====== RECORDS PROVIDED

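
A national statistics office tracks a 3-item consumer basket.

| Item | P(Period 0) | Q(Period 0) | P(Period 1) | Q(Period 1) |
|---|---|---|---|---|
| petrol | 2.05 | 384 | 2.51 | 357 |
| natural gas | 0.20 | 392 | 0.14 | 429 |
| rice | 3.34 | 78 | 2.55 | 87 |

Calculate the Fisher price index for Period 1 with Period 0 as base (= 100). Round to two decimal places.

Laspeyres component (base-period weights):
ΣP(Period 1)Q(Period 0) = 2.51×384 + 0.14×392 + 2.55×78 = 963.84 + 54.88 + 198.9 = 1217.62
ΣP(Period 0)Q(Period 0) = 2.05×384 + 0.20×392 + 3.34×78 = 787.2 + 78.4 + 260.52 = 1126.12
L = 1217.62 / 1126.12 × 100 = 108.1252
Paasche component (current-period weights):
ΣP(Period 1)Q(Period 1) = 2.51×357 + 0.14×429 + 2.55×87 = 896.07 + 60.06 + 221.85 = 1177.98
ΣP(Period 0)Q(Period 1) = 2.05×357 + 0.20×429 + 3.34×87 = 731.85 + 85.8 + 290.58 = 1108.23
P = 1177.98 / 1108.23 × 100 = 106.2938
Fisher = √(L × P) = √(108.1252 × 106.2938) = 107.2056

107.21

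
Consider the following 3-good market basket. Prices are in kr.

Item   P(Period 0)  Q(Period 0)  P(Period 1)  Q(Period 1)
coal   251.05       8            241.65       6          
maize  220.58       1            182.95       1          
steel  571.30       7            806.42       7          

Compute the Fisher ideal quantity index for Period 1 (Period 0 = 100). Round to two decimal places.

Laspeyres component (base-period weights):
ΣP(Period 0)Q(Period 1) = 251.05×6 + 220.58×1 + 571.30×7 = 1506.3 + 220.58 + 3999.1 = 5725.98
ΣP(Period 0)Q(Period 0) = 251.05×8 + 220.58×1 + 571.30×7 = 2008.4 + 220.58 + 3999.1 = 6228.08
L = 5725.98 / 6228.08 × 100 = 91.9381
Paasche component (current-period weights):
ΣP(Period 1)Q(Period 1) = 241.65×6 + 182.95×1 + 806.42×7 = 1449.9 + 182.95 + 5644.94 = 7277.79
ΣP(Period 1)Q(Period 0) = 241.65×8 + 182.95×1 + 806.42×7 = 1933.2 + 182.95 + 5644.94 = 7761.09
P = 7277.79 / 7761.09 × 100 = 93.7728
Fisher = √(L × P) = √(91.9381 × 93.7728) = 92.8509

92.85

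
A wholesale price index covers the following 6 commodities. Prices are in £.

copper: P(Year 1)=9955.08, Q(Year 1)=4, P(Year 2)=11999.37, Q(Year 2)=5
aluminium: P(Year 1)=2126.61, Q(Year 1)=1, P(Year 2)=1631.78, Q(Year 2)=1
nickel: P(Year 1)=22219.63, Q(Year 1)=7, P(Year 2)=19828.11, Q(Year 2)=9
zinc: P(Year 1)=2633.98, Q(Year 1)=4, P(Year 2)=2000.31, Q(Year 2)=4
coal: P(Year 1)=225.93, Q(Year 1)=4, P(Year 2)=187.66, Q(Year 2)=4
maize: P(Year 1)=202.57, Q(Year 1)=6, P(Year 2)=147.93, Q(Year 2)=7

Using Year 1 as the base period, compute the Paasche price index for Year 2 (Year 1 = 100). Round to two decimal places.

94.38

Paasche price index uses current-period quantities as weights.
ΣP(Year 2)·Q(Year 2) = 11999.37×5 + 1631.78×1 + 19828.11×9 + 2000.31×4 + 187.66×4 + 147.93×7 = 59996.85 + 1631.78 + 178452.99 + 8001.24 + 750.64 + 1035.51 = 249869.01
ΣP(Year 1)·Q(Year 2) = 9955.08×5 + 2126.61×1 + 22219.63×9 + 2633.98×4 + 225.93×4 + 202.57×7 = 49775.4 + 2126.61 + 199976.67 + 10535.92 + 903.72 + 1417.99 = 264736.31
Index = 249869.01 / 264736.31 × 100 = 94.3841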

============

→ HOW TO COMPLETE THIS TASK
Restate every record exactly, leaving nothing out.

→ EXERCISE OUTPUT
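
A national statistics office tracks a 3-item consumer basket.

| Item | P(Period 0) | Q(Period 0) | P(Period 1) | Q(Period 1) |
|---|---|---|---|---|
| petrol | 2.05 | 384 | 2.51 | 357 |
| natural gas | 0.20 | 392 | 0.14 | 429 |
| rice | 3.34 | 78 | 2.55 | 87 |

Calculate the Fisher price index for Period 1 with Period 0 as base (= 100). Round to two decimal places.

Laspeyres component (base-period weights):
ΣP(Period 1)Q(Period 0) = 2.51×384 + 0.14×392 + 2.55×78 = 963.84 + 54.88 + 198.9 = 1217.62
ΣP(Period 0)Q(Period 0) = 2.05×384 + 0.20×392 + 3.34×78 = 787.2 + 78.4 + 260.52 = 1126.12
L = 1217.62 / 1126.12 × 100 = 108.1252
Paasche component (current-period weights):
ΣP(Period 1)Q(Period 1) = 2.51×357 + 0.14×429 + 2.55×87 = 896.07 + 60.06 + 221.85 = 1177.98
ΣP(Period 0)Q(Period 1) = 2.05×357 + 0.20×429 + 3.34×87 = 731.85 + 85.8 + 290.58 = 1108.23
P = 1177.98 / 1108.23 × 100 = 106.2938
Fisher = √(L × P) = √(108.1252 × 106.2938) = 107.2056

107.21

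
Consider the following 3-good market basket. Prices are in kr.

Item   P(Period 0)  Q(Period 0)  P(Period 1)  Q(Period 1)
coal   251.05       8            241.65       6          
maize  220.58       1            182.95       1          
steel  571.30       7            806.42       7          

Compute the Fisher ideal quantity index for Period 1 (Period 0 = 100). Round to two decimal places.

Laspeyres component (base-period weights):
ΣP(Period 0)Q(Period 1) = 251.05×6 + 220.58×1 + 571.30×7 = 1506.3 + 220.58 + 3999.1 = 5725.98
ΣP(Period 0)Q(Period 0) = 251.05×8 + 220.58×1 + 571.30×7 = 2008.4 + 220.58 + 3999.1 = 6228.08
L = 5725.98 / 6228.08 × 100 = 91.9381
Paasche component (current-period weights):
ΣP(Period 1)Q(Period 1) = 241.65×6 + 182.95×1 + 806.42×7 = 1449.9 + 182.95 + 5644.94 = 7277.79
ΣP(Period 1)Q(Period 0) = 241.65×8 + 182.95×1 + 806.42×7 = 1933.2 + 182.95 + 5644.94 = 7761.09
P = 7277.79 / 7761.09 × 100 = 93.7728
Fisher = √(L × P) = √(91.9381 × 93.7728) = 92.8509

92.85

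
A wholesale price index covers the following 6 commodities. Prices are in £.

copper: P(Year 1)=9955.08, Q(Year 1)=4, P(Year 2)=11999.37, Q(Year 2)=5
aluminium: P(Year 1)=2126.61, Q(Year 1)=1, P(Year 2)=1631.78, Q(Year 2)=1
nickel: P(Year 1)=22219.63, Q(Year 1)=7, P(Year 2)=19828.11, Q(Year 2)=9
zinc: P(Year 1)=2633.98, Q(Year 1)=4, P(Year 2)=2000.31, Q(Year 2)=4
coal: P(Year 1)=225.93, Q(Year 1)=4, P(Year 2)=187.66, Q(Year 2)=4
maize: P(Year 1)=202.57, Q(Year 1)=6, P(Year 2)=147.93, Q(Year 2)=7

Using Year 1 as the base period, compute the Paasche price index for Year 2 (Year 1 = 100). Round to two decimal places.

94.38

Paasche price index uses current-period quantities as weights.
ΣP(Year 2)·Q(Year 2) = 11999.37×5 + 1631.78×1 + 19828.11×9 + 2000.31×4 + 187.66×4 + 147.93×7 = 59996.85 + 1631.78 + 178452.99 + 8001.24 + 750.64 + 1035.51 = 249869.01
ΣP(Year 1)·Q(Year 2) = 9955.08×5 + 2126.61×1 + 22219.63×9 + 2633.98×4 + 225.93×4 + 202.57×7 = 49775.4 + 2126.61 + 199976.67 + 10535.92 + 903.72 + 1417.99 = 264736.31
Index = 249869.01 / 264736.31 × 100 = 94.3841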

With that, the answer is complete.